## Assignment
Set down exactly the lines in the records below that run from the line with "(-11 / (918^2)" to the line with "(-8 / 14) / (((8 * 2)", inclusive, and nothing more.
--- Data for the task ---
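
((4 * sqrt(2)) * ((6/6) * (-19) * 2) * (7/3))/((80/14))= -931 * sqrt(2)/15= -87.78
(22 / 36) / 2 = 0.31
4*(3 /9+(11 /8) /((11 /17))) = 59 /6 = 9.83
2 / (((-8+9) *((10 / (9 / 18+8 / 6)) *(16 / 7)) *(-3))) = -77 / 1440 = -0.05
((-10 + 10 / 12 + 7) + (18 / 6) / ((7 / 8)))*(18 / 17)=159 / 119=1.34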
---
--- Data for the task ---
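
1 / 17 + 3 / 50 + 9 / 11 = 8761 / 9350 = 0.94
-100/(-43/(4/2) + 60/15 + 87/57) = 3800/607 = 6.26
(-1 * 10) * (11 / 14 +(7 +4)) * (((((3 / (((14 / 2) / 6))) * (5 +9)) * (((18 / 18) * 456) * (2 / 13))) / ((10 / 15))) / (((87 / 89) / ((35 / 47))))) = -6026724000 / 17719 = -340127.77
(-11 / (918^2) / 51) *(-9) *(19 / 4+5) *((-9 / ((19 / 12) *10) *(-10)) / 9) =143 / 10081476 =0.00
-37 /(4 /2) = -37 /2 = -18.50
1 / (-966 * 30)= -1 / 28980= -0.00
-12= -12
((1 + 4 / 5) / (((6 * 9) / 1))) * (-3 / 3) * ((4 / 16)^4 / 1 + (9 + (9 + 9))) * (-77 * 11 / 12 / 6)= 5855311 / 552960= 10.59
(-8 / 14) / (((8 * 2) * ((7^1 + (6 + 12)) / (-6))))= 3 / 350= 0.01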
---
## Solution
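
(-11 / (918^2) / 51) *(-9) *(19 / 4+5) *((-9 / ((19 / 12) *10) *(-10)) / 9) =143 / 10081476 =0.00
-37 /(4 /2) = -37 /2 = -18.50
1 / (-966 * 30)= -1 / 28980= -0.00
-12= -12
((1 + 4 / 5) / (((6 * 9) / 1))) * (-3 / 3) * ((4 / 16)^4 / 1 + (9 + (9 + 9))) * (-77 * 11 / 12 / 6)= 5855311 / 552960= 10.59
(-8 / 14) / (((8 * 2) * ((7^1 + (6 + 12)) / (-6))))= 3 / 350= 0.01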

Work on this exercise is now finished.